## TASK DIRECTIONS:
Entries follow. Set all of them down as they stand.

## AVAILABLE DATA:
_ _ _ _ _
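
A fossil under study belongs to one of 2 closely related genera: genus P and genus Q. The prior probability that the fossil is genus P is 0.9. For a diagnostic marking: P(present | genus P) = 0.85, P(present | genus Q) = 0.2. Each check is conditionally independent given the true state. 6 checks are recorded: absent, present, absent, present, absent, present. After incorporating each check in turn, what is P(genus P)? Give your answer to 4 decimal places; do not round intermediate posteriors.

After 'absent': P(genus P) = 0.15·0.9000 / (0.15·0.9000 + 0.8·0.1000) ≈ 0.6279
After 'present': P(genus P) = 0.85·0.6279 / (0.85·0.6279 + 0.2·0.3721) ≈ 0.8776
After 'absent': P(genus P) = 0.15·0.8776 / (0.15·0.8776 + 0.8·0.1224) ≈ 0.5735
After 'present': P(genus P) = 0.85·0.5735 / (0.85·0.5735 + 0.2·0.4265) ≈ 0.8511
After 'absent': P(genus P) = 0.15·0.8511 / (0.15·0.8511 + 0.8·0.1489) ≈ 0.5173
After 'present': P(genus P) = 0.85·0.5173 / (0.85·0.5173 + 0.2·0.4827) ≈ 0.8200

0.8200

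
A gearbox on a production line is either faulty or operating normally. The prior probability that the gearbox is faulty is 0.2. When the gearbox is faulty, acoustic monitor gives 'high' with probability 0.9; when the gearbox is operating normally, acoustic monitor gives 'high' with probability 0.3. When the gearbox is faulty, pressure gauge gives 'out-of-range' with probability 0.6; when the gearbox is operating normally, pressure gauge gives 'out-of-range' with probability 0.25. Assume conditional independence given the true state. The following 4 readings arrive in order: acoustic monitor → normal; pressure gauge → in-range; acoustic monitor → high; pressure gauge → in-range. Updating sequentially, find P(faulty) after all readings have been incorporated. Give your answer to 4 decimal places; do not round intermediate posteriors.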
_ _ _ _ _
## SOLUTION TO THIS EXERCISE:
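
A fossil under study belongs to one of 2 closely related genera: genus P and genus Q. The prior probability that the fossil is genus P is 0.9. For a diagnostic marking: P(present | genus P) = 0.85, P(present | genus Q) = 0.2. Each check is conditionally independent given the true state. 6 checks are recorded: absent, present, absent, present, absent, present. After incorporating each check in turn, what is P(genus P)? Give your answer to 4 decimal places; do not round intermediate posteriors.

After 'absent': P(genus P) = 0.15·0.9000 / (0.15·0.9000 + 0.8·0.1000) ≈ 0.6279
After 'present': P(genus P) = 0.85·0.6279 / (0.85·0.6279 + 0.2·0.3721) ≈ 0.8776
After 'absent': P(genus P) = 0.15·0.8776 / (0.15·0.8776 + 0.8·0.1224) ≈ 0.5735
After 'present': P(genus P) = 0.85·0.5735 / (0.85·0.5735 + 0.2·0.4265) ≈ 0.8511
After 'absent': P(genus P) = 0.15·0.8511 / (0.15·0.8511 + 0.8·0.1489) ≈ 0.5173
After 'present': P(genus P) = 0.85·0.5173 / (0.85·0.5173 + 0.2·0.4827) ≈ 0.8200

0.8200

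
A gearbox on a production line is either faulty or operating normally. The prior probability that the gearbox is faulty is 0.2. When the gearbox is faulty, acoustic monitor gives 'high' with probability 0.9; when the gearbox is operating normally, acoustic monitor gives 'high' with probability 0.3. When the gearbox is faulty, pressure gauge gives 'out-of-range' with probability 0.6; when the gearbox is operating normally, pressure gauge gives 'out-of-range' with probability 0.25. Assume conditional independence given the true state. The following 4 readings arrive in order: acoustic monitor → normal; pressure gauge → in-range; acoustic monitor → high; pressure gauge → in-range. Updating sequentially, find P(faulty) after all readings have been incorporated. Give your answer to 4 decimal places; do not round intermediate posteriors.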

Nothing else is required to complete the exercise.